▼
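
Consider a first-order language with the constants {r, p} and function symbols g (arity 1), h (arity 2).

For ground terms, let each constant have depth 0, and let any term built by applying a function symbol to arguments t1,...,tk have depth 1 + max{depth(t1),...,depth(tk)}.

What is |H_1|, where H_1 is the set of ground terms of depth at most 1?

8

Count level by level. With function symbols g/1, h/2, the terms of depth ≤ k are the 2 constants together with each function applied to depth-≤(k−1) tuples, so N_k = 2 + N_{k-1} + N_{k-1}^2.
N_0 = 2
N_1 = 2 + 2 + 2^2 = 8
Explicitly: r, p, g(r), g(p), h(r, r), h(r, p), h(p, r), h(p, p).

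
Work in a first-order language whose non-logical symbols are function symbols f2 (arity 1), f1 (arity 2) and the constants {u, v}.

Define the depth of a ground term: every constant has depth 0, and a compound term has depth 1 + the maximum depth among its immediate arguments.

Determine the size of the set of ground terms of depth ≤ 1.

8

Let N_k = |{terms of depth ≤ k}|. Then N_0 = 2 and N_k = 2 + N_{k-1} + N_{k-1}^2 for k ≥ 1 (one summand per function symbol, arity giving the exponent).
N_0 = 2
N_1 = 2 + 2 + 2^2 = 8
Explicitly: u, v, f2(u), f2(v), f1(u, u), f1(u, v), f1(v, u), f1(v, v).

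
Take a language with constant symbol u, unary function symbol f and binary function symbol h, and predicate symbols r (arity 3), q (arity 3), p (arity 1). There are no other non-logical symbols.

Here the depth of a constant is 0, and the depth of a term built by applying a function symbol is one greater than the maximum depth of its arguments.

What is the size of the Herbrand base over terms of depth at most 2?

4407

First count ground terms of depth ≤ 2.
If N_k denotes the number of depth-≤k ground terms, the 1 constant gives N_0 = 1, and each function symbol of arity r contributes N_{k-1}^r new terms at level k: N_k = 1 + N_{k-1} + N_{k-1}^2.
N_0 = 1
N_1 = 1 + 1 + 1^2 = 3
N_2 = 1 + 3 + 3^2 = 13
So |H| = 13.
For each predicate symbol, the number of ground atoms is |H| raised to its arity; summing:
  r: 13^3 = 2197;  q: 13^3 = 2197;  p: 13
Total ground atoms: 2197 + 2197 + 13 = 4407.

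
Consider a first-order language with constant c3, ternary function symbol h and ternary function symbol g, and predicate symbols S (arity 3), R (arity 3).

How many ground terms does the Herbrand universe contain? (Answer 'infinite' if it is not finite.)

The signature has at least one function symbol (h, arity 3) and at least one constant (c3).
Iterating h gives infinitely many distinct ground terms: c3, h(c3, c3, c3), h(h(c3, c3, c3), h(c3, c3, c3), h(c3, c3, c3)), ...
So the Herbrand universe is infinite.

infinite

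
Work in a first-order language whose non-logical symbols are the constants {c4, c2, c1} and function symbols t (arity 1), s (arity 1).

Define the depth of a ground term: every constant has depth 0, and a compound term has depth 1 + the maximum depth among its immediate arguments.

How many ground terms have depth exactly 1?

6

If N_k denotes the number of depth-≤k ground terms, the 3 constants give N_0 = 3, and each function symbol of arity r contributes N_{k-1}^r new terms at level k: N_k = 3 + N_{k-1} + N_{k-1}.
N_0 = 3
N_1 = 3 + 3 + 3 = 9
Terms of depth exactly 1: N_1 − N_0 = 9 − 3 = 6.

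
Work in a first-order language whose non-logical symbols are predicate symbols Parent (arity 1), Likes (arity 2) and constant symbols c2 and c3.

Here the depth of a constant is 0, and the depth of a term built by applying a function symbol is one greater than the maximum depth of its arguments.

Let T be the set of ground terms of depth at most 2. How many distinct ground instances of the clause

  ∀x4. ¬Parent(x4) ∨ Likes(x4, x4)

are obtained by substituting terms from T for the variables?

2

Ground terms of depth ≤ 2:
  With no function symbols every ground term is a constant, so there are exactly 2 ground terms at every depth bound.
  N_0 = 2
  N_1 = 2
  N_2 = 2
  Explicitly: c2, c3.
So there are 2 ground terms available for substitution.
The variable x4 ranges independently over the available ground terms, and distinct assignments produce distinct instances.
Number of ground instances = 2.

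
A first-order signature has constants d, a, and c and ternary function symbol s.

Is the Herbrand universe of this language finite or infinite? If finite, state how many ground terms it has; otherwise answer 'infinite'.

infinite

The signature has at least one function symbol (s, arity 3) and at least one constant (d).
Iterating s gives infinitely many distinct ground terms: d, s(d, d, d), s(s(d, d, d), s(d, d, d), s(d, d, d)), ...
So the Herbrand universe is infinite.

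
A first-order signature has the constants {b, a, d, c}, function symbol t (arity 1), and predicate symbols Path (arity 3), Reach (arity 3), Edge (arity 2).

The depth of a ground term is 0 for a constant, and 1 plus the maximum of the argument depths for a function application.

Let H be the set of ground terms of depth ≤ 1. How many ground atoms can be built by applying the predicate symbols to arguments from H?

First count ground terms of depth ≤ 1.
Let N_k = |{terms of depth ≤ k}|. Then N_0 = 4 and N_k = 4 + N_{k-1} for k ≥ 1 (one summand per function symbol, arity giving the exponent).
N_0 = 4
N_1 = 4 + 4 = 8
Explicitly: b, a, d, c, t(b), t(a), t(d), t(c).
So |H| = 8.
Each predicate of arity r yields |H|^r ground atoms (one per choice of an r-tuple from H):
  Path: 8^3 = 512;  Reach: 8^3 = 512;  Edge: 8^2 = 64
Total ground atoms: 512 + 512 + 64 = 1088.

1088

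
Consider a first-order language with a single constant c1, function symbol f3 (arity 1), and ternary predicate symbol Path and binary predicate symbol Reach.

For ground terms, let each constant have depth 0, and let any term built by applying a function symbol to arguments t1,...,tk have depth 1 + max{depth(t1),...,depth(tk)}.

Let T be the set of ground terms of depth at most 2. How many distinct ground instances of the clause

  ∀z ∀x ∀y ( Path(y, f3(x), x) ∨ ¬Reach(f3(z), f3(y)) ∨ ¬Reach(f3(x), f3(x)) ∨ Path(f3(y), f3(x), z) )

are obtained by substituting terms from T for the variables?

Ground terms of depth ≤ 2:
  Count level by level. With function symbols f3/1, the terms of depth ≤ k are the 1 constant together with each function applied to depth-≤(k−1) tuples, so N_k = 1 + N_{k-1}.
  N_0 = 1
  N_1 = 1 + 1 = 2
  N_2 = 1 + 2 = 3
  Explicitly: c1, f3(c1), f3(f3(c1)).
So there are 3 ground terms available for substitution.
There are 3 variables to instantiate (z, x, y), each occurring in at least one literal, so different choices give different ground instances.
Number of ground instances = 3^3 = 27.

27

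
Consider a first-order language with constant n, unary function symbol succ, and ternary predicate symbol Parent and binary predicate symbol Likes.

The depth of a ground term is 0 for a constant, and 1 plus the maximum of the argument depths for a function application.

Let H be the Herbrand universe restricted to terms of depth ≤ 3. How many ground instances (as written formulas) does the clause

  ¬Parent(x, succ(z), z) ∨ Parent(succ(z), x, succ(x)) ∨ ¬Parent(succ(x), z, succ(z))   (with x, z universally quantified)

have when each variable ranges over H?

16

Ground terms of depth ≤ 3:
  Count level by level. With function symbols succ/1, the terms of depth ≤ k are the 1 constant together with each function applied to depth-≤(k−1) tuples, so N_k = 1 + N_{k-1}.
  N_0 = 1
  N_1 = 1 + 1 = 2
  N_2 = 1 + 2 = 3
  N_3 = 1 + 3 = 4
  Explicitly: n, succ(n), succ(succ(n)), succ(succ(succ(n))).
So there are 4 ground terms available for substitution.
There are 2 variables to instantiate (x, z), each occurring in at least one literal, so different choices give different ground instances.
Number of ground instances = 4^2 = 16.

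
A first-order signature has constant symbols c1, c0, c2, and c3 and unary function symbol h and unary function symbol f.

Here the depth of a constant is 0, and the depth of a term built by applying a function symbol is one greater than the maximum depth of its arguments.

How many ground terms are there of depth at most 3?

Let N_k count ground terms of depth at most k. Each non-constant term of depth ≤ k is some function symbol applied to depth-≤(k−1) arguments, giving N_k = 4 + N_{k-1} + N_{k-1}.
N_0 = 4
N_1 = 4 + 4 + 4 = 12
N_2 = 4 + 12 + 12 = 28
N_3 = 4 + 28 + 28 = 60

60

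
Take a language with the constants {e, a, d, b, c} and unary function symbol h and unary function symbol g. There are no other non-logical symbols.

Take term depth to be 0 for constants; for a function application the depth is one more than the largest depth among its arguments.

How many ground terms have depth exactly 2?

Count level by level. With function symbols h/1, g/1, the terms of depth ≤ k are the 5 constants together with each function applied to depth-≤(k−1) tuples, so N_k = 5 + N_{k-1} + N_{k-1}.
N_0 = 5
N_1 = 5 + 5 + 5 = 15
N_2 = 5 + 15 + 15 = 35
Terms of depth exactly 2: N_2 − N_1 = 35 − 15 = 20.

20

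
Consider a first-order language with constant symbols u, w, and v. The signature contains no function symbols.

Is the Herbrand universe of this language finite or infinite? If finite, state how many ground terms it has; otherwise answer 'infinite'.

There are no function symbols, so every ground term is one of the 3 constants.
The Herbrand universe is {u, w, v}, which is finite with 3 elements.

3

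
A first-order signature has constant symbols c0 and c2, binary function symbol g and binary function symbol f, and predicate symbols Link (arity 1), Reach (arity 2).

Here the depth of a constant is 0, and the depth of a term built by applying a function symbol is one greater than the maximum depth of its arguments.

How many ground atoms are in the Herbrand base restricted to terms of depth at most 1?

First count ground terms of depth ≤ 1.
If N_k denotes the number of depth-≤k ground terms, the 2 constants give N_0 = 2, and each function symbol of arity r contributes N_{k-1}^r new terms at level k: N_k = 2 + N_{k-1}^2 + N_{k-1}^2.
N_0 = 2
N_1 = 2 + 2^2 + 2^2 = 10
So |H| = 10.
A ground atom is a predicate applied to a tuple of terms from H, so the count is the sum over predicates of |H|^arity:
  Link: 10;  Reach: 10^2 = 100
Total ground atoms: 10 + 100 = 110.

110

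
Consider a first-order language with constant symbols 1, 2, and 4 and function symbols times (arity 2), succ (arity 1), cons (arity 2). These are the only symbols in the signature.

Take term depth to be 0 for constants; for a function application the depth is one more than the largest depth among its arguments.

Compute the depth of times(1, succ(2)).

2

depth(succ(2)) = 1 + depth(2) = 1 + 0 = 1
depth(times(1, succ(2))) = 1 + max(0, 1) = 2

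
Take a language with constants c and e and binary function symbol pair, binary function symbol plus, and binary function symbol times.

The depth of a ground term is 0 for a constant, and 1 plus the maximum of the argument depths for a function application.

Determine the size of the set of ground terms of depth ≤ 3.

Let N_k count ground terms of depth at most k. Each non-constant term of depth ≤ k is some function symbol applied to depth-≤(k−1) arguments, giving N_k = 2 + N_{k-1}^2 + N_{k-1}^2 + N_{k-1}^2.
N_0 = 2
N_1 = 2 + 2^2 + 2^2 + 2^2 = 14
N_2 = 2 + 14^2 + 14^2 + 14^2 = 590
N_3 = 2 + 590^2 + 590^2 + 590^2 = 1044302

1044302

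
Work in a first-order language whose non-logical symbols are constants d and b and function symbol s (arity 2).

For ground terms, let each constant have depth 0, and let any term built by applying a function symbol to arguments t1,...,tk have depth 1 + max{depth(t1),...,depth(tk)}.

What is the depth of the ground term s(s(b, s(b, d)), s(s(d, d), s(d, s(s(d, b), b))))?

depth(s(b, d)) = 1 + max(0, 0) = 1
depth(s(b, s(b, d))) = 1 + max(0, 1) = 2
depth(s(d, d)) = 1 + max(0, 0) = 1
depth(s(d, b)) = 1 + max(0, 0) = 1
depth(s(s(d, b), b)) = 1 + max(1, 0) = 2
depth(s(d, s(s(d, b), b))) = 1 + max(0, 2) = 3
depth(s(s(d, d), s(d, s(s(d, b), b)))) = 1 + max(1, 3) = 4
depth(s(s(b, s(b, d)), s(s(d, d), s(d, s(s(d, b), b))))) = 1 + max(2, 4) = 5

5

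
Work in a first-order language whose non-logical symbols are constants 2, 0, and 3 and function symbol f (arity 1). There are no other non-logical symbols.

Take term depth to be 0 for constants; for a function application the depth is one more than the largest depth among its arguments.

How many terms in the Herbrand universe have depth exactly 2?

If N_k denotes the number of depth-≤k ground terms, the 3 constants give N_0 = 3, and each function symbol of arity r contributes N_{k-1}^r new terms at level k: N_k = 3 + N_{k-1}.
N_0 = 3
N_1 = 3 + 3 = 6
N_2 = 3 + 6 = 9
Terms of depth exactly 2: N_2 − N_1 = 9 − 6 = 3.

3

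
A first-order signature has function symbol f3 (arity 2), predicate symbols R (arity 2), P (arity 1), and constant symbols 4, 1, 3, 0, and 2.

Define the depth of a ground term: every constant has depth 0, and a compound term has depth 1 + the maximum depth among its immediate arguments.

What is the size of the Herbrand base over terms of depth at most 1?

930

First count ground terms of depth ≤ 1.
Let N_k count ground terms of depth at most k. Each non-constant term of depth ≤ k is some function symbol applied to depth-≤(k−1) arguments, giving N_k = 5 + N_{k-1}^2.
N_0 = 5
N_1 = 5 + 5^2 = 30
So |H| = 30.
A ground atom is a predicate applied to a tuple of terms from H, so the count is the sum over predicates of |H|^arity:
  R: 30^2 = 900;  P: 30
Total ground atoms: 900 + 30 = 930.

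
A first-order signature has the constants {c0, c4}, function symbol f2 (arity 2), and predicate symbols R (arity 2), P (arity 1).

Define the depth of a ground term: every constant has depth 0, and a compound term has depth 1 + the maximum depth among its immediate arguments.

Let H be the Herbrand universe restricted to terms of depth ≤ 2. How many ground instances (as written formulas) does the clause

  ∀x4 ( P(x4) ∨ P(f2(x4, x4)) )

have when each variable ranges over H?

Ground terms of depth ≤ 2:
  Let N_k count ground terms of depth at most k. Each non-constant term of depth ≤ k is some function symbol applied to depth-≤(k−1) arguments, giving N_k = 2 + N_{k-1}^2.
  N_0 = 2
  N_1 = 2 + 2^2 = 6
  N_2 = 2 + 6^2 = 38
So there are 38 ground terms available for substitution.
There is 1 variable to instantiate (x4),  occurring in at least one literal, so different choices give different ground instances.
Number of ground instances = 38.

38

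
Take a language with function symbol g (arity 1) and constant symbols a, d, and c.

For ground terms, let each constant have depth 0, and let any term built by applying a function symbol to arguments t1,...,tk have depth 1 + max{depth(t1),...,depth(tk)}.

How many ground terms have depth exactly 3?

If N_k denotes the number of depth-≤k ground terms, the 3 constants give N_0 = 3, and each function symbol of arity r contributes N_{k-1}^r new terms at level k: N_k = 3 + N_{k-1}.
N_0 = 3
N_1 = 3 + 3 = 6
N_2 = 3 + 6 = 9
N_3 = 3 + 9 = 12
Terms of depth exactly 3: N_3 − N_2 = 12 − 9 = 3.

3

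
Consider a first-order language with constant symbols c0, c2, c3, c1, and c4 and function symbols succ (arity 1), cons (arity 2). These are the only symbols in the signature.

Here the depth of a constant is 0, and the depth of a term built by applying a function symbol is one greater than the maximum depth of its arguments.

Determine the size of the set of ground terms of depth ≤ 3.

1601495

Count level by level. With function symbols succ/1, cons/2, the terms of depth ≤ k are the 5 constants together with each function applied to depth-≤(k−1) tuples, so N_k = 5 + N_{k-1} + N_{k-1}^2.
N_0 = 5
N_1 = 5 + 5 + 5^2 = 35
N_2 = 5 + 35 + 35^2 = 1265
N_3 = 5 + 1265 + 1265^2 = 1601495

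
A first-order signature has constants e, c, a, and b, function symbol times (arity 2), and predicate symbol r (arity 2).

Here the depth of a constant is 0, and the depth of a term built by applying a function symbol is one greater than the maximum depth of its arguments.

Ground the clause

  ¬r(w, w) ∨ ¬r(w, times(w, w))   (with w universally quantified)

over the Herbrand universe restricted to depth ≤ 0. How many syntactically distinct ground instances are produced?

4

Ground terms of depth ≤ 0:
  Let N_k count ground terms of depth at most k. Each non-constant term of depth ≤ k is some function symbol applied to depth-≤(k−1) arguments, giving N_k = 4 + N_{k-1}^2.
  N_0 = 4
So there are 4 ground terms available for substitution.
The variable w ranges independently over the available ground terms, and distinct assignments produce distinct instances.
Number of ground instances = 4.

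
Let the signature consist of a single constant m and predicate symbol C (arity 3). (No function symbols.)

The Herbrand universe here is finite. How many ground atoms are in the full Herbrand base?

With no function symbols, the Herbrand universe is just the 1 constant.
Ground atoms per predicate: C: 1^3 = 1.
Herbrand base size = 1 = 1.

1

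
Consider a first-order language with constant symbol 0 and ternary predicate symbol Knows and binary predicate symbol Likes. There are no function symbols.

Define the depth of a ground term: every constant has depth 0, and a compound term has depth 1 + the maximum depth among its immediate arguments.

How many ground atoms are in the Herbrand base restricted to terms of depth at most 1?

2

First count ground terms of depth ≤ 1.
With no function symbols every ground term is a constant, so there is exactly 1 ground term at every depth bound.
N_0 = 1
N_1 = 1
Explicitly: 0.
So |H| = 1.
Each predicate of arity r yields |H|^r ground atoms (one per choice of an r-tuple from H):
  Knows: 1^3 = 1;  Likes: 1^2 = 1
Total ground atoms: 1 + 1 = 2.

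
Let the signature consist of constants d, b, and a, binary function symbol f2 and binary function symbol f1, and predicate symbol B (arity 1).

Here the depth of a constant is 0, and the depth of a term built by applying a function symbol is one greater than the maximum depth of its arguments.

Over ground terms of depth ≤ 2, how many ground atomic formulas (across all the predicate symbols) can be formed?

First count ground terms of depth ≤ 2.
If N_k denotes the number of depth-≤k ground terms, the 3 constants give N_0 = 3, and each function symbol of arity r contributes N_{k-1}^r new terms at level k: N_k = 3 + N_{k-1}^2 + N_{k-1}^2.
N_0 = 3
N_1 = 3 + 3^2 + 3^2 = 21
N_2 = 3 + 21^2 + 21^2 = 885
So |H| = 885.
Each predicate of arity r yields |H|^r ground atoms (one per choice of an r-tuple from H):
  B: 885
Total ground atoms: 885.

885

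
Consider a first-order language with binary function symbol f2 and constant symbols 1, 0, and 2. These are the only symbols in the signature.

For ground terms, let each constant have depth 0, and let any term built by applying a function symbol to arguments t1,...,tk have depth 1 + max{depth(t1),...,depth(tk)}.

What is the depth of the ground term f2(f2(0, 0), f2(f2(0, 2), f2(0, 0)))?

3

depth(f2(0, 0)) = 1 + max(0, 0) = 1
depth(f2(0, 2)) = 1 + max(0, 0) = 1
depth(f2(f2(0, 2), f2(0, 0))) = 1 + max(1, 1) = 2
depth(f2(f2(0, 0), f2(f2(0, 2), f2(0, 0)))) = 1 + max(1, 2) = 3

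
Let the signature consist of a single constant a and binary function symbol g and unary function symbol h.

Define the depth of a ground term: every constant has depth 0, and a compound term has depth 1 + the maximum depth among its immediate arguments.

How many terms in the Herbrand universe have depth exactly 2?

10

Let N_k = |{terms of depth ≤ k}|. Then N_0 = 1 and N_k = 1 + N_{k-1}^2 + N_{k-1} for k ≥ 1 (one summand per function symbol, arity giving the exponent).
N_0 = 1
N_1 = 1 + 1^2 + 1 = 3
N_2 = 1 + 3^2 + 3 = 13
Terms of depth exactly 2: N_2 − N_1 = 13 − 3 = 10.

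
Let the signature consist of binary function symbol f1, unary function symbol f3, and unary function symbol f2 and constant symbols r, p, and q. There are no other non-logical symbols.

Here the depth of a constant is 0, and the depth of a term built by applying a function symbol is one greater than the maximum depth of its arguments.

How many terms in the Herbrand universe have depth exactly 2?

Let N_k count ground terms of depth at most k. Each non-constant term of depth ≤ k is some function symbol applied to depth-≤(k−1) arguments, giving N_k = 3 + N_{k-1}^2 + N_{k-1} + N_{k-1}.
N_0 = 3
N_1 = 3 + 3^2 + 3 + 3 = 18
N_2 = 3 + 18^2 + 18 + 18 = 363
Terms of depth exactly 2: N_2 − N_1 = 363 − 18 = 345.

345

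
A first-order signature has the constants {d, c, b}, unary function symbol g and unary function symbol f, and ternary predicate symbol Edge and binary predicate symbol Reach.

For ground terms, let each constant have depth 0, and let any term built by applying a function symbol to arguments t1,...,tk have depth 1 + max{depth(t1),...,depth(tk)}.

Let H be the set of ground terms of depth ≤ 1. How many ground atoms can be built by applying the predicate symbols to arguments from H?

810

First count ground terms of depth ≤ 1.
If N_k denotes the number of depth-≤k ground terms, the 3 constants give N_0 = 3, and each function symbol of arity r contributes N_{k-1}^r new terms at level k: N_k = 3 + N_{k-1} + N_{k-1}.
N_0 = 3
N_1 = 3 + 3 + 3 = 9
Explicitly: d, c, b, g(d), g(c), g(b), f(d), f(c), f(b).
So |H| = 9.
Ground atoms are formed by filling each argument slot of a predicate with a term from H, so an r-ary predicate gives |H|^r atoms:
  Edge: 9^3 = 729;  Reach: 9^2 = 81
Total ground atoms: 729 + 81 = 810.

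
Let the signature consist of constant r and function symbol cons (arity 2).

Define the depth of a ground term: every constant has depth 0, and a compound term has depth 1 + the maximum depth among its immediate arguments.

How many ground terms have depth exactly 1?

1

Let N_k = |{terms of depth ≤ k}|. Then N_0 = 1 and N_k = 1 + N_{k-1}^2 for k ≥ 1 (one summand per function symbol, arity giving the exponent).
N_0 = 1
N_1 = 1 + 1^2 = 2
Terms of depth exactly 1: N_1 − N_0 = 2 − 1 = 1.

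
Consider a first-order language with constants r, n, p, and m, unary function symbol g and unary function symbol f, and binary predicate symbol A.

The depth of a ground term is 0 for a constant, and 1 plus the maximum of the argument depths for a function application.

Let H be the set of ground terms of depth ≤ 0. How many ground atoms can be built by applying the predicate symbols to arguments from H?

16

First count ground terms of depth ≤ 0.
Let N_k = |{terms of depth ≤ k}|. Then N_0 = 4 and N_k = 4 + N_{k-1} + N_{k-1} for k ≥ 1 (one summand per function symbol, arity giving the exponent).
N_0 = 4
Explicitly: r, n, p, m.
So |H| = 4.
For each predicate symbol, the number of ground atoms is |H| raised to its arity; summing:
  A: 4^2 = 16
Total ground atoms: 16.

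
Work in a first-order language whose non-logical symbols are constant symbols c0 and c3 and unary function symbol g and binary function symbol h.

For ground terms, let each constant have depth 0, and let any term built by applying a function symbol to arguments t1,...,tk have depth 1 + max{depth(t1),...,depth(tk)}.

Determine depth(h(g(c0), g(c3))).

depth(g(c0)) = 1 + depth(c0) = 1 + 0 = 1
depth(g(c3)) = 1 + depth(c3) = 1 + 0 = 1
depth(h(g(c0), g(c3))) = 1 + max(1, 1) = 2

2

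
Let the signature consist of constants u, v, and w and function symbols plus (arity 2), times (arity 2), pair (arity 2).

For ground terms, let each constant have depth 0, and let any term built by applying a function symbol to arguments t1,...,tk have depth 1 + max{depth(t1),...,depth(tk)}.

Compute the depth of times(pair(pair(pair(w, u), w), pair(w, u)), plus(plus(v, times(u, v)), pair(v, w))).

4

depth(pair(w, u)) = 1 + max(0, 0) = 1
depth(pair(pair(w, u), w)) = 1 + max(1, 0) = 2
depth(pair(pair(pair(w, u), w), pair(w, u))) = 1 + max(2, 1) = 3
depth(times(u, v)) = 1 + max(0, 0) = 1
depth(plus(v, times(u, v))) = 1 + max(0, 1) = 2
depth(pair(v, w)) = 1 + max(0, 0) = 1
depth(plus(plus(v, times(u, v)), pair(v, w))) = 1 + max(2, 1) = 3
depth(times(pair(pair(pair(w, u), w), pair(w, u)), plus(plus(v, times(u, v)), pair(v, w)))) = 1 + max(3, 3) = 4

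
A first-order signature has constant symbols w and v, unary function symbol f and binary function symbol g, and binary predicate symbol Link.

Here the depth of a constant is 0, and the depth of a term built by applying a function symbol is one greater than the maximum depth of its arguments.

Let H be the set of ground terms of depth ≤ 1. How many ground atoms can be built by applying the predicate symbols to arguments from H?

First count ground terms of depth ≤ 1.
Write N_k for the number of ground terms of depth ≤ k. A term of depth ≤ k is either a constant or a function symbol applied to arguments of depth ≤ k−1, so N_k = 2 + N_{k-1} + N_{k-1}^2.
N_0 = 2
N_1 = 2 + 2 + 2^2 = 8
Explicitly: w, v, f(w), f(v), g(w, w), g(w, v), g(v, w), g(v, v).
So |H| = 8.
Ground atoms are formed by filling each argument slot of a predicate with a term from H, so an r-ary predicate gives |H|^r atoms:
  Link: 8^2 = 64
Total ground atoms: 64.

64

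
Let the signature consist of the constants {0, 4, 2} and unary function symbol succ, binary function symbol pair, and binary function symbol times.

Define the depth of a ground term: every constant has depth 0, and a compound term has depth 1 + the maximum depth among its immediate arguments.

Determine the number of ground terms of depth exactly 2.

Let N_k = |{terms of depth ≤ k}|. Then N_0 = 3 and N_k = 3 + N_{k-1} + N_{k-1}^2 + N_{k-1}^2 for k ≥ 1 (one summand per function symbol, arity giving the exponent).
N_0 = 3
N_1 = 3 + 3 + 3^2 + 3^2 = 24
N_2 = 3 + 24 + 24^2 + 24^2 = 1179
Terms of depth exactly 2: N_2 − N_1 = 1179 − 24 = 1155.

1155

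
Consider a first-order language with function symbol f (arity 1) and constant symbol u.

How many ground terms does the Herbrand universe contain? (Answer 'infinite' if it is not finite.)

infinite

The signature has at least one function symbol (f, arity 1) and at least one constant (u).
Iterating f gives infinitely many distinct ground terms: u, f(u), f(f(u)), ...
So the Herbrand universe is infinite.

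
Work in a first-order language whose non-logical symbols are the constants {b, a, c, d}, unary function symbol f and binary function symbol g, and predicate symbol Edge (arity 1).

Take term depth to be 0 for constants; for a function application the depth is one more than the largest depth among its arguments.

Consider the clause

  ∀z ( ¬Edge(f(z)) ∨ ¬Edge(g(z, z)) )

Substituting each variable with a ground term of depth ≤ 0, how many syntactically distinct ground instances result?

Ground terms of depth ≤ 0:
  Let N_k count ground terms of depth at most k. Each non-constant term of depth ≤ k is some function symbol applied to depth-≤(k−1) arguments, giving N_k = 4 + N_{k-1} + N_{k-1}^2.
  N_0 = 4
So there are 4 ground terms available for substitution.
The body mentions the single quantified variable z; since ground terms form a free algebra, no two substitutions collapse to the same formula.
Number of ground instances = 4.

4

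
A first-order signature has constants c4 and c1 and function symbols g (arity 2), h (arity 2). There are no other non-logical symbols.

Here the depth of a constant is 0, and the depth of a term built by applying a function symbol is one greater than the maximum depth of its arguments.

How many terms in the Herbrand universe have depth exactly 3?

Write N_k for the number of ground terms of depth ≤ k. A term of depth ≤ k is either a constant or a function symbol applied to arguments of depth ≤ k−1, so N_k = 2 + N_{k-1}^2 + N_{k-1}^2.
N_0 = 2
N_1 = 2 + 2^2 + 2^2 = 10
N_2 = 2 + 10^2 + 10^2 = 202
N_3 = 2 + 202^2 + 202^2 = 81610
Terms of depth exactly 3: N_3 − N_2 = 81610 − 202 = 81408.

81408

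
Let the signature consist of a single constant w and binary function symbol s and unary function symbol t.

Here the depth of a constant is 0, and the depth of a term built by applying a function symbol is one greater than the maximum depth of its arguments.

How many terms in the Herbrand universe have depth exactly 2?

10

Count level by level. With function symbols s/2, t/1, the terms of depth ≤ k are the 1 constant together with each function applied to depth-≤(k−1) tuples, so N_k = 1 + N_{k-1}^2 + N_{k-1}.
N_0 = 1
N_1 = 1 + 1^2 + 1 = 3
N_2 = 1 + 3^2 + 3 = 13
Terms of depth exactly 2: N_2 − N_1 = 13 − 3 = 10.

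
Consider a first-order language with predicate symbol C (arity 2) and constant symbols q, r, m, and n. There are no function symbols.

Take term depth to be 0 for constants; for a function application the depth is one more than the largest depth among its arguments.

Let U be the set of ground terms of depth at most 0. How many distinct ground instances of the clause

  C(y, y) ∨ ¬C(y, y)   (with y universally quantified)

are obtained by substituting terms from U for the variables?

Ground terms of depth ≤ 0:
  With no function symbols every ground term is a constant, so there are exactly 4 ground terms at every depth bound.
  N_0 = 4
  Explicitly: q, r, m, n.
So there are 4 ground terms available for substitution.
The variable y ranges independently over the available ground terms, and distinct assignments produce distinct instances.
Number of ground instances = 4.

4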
▲
▶ PROBLEM STATEMENT:
Check each line above for the string "only" and show the ones that have it.

▶ ANSWER AREA:
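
Consider a first-order language with constant symbols 1, 2, and 4 and function symbols times (arity 2), succ (arity 1), cons (arity 2). These are the only symbols in the signature.
Consider a first-order language with constant symbols c0, c2, c3, c1, and c4 and function symbols succ (arity 1), cons (arity 2). These are the only symbols in the signature.
Consider a first-order language with binary function symbol f2 and constant symbols 1, 0, and 2. These are the only symbols in the signature.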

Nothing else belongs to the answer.